▶ [Records drawn from a dataset]:
##############################

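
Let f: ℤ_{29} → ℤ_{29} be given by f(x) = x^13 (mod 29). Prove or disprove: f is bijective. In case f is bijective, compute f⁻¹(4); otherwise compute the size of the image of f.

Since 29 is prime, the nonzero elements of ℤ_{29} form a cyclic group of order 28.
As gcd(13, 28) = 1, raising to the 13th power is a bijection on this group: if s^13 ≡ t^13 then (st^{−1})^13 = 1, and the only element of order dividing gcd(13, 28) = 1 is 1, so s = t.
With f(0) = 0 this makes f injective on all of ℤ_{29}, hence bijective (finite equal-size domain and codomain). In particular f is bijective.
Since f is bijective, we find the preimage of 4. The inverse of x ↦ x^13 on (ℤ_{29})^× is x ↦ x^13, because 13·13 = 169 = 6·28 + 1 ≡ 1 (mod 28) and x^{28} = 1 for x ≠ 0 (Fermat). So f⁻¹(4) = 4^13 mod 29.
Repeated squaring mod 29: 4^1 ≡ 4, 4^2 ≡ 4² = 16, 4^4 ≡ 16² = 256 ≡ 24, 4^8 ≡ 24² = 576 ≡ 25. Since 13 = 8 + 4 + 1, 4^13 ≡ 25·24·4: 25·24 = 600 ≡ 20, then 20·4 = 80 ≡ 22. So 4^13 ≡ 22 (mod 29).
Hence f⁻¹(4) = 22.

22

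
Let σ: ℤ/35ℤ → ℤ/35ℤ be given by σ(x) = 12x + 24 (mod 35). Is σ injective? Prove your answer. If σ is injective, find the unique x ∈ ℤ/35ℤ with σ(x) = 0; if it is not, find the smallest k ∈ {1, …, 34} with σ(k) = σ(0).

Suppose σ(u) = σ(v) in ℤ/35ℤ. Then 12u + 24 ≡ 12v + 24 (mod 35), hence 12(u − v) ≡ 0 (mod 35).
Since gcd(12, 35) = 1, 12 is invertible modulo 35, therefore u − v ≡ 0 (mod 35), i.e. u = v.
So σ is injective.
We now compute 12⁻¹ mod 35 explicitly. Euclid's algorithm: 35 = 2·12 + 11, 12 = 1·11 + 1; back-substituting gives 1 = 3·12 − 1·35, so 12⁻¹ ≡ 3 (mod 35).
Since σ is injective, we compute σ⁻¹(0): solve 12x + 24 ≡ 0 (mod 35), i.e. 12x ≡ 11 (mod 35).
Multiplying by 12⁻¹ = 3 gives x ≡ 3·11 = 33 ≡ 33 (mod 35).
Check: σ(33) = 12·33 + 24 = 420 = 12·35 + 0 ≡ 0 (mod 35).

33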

##############################

▶ [Directions for this task]: Each record above has to be repeated word for word.

▶ [Answer to the problem]:
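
Let f: ℤ_{29} → ℤ_{29} be given by f(x) = x^13 (mod 29). Prove or disprove: f is bijective. In case f is bijective, compute f⁻¹(4); otherwise compute the size of the image of f.

Since 29 is prime, the nonzero elements of ℤ_{29} form a cyclic group of order 28.
As gcd(13, 28) = 1, raising to the 13th power is a bijection on this group: if s^13 ≡ t^13 then (st^{−1})^13 = 1, and the only element of order dividing gcd(13, 28) = 1 is 1, so s = t.
With f(0) = 0 this makes f injective on all of ℤ_{29}, hence bijective (finite equal-size domain and codomain). In particular f is bijective.
Since f is bijective, we find the preimage of 4. The inverse of x ↦ x^13 on (ℤ_{29})^× is x ↦ x^13, because 13·13 = 169 = 6·28 + 1 ≡ 1 (mod 28) and x^{28} = 1 for x ≠ 0 (Fermat). So f⁻¹(4) = 4^13 mod 29.
Repeated squaring mod 29: 4^1 ≡ 4, 4^2 ≡ 4² = 16, 4^4 ≡ 16² = 256 ≡ 24, 4^8 ≡ 24² = 576 ≡ 25. Since 13 = 8 + 4 + 1, 4^13 ≡ 25·24·4: 25·24 = 600 ≡ 20, then 20·4 = 80 ≡ 22. So 4^13 ≡ 22 (mod 29).
Hence f⁻¹(4) = 22.

22

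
Let σ: ℤ/35ℤ → ℤ/35ℤ be given by σ(x) = 12x + 24 (mod 35). Is σ injective? Prove your answer. If σ is injective, find the unique x ∈ ℤ/35ℤ with σ(x) = 0; if it is not, find the smallest k ∈ {1, …, 34} with σ(k) = σ(0).

Suppose σ(u) = σ(v) in ℤ/35ℤ. Then 12u + 24 ≡ 12v + 24 (mod 35), hence 12(u − v) ≡ 0 (mod 35).
Since gcd(12, 35) = 1, 12 is invertible modulo 35, therefore u − v ≡ 0 (mod 35), i.e. u = v.
So σ is injective.
We now compute 12⁻¹ mod 35 explicitly. Euclid's algorithm: 35 = 2·12 + 11, 12 = 1·11 + 1; back-substituting gives 1 = 3·12 − 1·35, so 12⁻¹ ≡ 3 (mod 35).
Since σ is injective, we compute σ⁻¹(0): solve 12x + 24 ≡ 0 (mod 35), i.e. 12x ≡ 11 (mod 35).
Multiplying by 12⁻¹ = 3 gives x ≡ 3·11 = 33 ≡ 33 (mod 35).
Check: σ(33) = 12·33 + 24 = 420 = 12·35 + 0 ≡ 0 (mod 35).

33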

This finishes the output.